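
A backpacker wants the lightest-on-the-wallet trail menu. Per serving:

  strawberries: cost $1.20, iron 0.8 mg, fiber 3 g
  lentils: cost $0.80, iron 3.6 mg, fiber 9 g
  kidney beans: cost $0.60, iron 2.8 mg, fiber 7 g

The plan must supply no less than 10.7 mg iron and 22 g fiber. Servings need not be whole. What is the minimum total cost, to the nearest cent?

$2.29

strawberries only: max(10.7/0.8, 22/3) = 13.38 servings → $16.05.
lentils only: max(10.7/3.6, 22/9) = 2.972 servings → $2.38.
kidney beans only: max(10.7/2.8, 22/7) = 3.821 servings → $2.29.
strawberries + lentils: the both-tight solution has a negative serving — not a feasible corner.
strawberries + kidney beans: the both-tight solution has a negative serving — not a feasible corner.
lentils + kidney beans (both tight): parallel constraints — no distinct corner.
Cheapest feasible corner: $2.29.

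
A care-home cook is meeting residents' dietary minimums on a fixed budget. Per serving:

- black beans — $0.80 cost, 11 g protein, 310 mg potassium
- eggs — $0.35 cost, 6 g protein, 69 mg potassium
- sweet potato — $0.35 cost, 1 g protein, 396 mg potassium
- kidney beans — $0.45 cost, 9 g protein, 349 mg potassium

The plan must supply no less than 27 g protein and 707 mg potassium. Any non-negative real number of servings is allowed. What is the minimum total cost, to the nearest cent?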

========

◆ Goal of the exercise
The records above are to be given again in full, exactly as written.

◆ Written solution
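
A backpacker wants the lightest-on-the-wallet trail menu. Per serving:

  strawberries: cost $1.20, iron 0.8 mg, fiber 3 g
  lentils: cost $0.80, iron 3.6 mg, fiber 9 g
  kidney beans: cost $0.60, iron 2.8 mg, fiber 7 g

The plan must supply no less than 10.7 mg iron and 22 g fiber. Servings need not be whole. What is the minimum total cost, to the nearest cent?

$2.29

strawberries only: max(10.7/0.8, 22/3) = 13.38 servings → $16.05.
lentils only: max(10.7/3.6, 22/9) = 2.972 servings → $2.38.
kidney beans only: max(10.7/2.8, 22/7) = 3.821 servings → $2.29.
strawberries + lentils: the both-tight solution has a negative serving — not a feasible corner.
strawberries + kidney beans: the both-tight solution has a negative serving — not a feasible corner.
lentils + kidney beans (both tight): parallel constraints — no distinct corner.
Cheapest feasible corner: $2.29.

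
A care-home cook is meeting residents' dietary minimums on a fixed budget. Per serving:

- black beans — $0.80 cost, 11 g protein, 310 mg potassium
- eggs — $0.35 cost, 6 g protein, 69 mg potassium
- sweet potato — $0.35 cost, 1 g protein, 396 mg potassium
- kidney beans — $0.45 cost, 9 g protein, 349 mg potassium

The plan must supply no less than 27 g protein and 707 mg potassium. Any non-negative real number of servings is allowed. What is the minimum total cost, to the nearest cent?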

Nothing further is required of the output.